• **Action item**
The records below are to be reproduced word for word.

• **Provided entries**
-=-=-
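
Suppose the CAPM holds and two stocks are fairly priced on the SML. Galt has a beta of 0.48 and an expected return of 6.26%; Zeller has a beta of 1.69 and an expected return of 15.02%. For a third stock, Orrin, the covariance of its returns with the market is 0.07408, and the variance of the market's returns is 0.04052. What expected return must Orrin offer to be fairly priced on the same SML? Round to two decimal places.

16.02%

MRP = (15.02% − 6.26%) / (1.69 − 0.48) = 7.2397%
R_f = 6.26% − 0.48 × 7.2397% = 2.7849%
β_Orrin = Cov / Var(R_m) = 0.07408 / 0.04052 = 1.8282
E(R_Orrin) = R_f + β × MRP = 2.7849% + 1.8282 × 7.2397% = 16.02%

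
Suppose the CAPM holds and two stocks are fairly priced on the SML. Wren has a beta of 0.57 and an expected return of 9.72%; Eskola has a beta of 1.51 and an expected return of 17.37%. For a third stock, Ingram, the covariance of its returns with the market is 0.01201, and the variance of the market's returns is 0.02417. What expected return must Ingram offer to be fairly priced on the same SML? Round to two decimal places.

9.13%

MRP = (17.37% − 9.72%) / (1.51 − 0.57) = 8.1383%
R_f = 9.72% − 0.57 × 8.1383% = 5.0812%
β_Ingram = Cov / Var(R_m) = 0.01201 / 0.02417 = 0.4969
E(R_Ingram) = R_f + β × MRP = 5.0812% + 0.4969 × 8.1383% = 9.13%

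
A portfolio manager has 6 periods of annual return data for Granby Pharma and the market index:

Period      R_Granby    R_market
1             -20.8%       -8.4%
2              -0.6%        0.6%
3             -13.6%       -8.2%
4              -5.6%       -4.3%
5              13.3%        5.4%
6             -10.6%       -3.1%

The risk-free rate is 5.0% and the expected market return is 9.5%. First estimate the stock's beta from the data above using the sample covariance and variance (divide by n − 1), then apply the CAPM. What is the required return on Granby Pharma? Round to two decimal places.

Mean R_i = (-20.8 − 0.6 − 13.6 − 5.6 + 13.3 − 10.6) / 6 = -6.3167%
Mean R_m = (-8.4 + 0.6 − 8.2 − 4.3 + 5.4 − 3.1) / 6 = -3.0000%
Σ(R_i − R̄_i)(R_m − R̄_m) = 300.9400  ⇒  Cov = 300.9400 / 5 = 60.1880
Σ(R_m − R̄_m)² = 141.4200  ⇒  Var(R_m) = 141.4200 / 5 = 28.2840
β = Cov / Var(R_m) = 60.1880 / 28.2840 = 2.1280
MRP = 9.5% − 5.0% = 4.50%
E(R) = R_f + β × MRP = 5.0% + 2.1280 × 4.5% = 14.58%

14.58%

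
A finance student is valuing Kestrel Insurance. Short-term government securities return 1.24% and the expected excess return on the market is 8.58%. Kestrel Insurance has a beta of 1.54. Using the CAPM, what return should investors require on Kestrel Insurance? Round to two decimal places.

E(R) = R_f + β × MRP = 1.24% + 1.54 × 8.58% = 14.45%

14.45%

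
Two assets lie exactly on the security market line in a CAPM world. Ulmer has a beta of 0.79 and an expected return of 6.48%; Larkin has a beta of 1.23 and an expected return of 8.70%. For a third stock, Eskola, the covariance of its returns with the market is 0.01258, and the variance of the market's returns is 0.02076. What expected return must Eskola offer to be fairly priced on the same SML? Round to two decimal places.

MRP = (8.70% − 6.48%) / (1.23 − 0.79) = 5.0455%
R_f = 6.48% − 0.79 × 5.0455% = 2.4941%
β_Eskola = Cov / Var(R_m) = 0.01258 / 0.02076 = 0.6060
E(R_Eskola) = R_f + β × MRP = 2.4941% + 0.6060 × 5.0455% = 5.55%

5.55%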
-=-=-
• **Response to this task**
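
Suppose the CAPM holds and two stocks are fairly priced on the SML. Galt has a beta of 0.48 and an expected return of 6.26%; Zeller has a beta of 1.69 and an expected return of 15.02%. For a third stock, Orrin, the covariance of its returns with the market is 0.07408, and the variance of the market's returns is 0.04052. What expected return must Orrin offer to be fairly priced on the same SML? Round to two decimal places.

16.02%

MRP = (15.02% − 6.26%) / (1.69 − 0.48) = 7.2397%
R_f = 6.26% − 0.48 × 7.2397% = 2.7849%
β_Orrin = Cov / Var(R_m) = 0.07408 / 0.04052 = 1.8282
E(R_Orrin) = R_f + β × MRP = 2.7849% + 1.8282 × 7.2397% = 16.02%

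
Suppose the CAPM holds and two stocks are fairly priced on the SML. Wren has a beta of 0.57 and an expected return of 9.72%; Eskola has a beta of 1.51 and an expected return of 17.37%. For a third stock, Ingram, the covariance of its returns with the market is 0.01201, and the variance of the market's returns is 0.02417. What expected return must Ingram offer to be fairly priced on the same SML? Round to two decimal places.

9.13%

MRP = (17.37% − 9.72%) / (1.51 − 0.57) = 8.1383%
R_f = 9.72% − 0.57 × 8.1383% = 5.0812%
β_Ingram = Cov / Var(R_m) = 0.01201 / 0.02417 = 0.4969
E(R_Ingram) = R_f + β × MRP = 5.0812% + 0.4969 × 8.1383% = 9.13%

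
A portfolio manager has 6 periods of annual return data for Granby Pharma and the market index:

Period      R_Granby    R_market
1             -20.8%       -8.4%
2              -0.6%        0.6%
3             -13.6%       -8.2%
4              -5.6%       -4.3%
5              13.3%        5.4%
6             -10.6%       -3.1%

The risk-free rate is 5.0% and the expected market return is 9.5%. First estimate the stock's beta from the data above using the sample covariance and variance (divide by n − 1), then apply the CAPM. What is the required return on Granby Pharma? Round to two decimal places.

Mean R_i = (-20.8 − 0.6 − 13.6 − 5.6 + 13.3 − 10.6) / 6 = -6.3167%
Mean R_m = (-8.4 + 0.6 − 8.2 − 4.3 + 5.4 − 3.1) / 6 = -3.0000%
Σ(R_i − R̄_i)(R_m − R̄_m) = 300.9400  ⇒  Cov = 300.9400 / 5 = 60.1880
Σ(R_m − R̄_m)² = 141.4200  ⇒  Var(R_m) = 141.4200 / 5 = 28.2840
β = Cov / Var(R_m) = 60.1880 / 28.2840 = 2.1280
MRP = 9.5% − 5.0% = 4.50%
E(R) = R_f + β × MRP = 5.0% + 2.1280 × 4.5% = 14.58%

14.58%

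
A finance student is valuing Kestrel Insurance. Short-term government securities return 1.24% and the expected excess return on the market is 8.58%. Kestrel Insurance has a beta of 1.54. Using the CAPM, what return should investors require on Kestrel Insurance? Round to two decimal places.

E(R) = R_f + β × MRP = 1.24% + 1.54 × 8.58% = 14.45%

14.45%

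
Two assets lie exactly on the security market line in a CAPM world. Ulmer has a beta of 0.79 and an expected return of 6.48%; Larkin has a beta of 1.23 and an expected return of 8.70%. For a third stock, Eskola, the covariance of its returns with the market is 0.01258, and the variance of the market's returns is 0.02076. What expected return must Eskola offer to be fairly priced on the same SML? Round to two decimal places.

MRP = (8.70% − 6.48%) / (1.23 − 0.79) = 5.0455%
R_f = 6.48% − 0.79 × 5.0455% = 2.4941%
β_Eskola = Cov / Var(R_m) = 0.01258 / 0.02076 = 0.6060
E(R_Eskola) = R_f + β × MRP = 2.4941% + 0.6060 × 5.0455% = 5.55%

5.55%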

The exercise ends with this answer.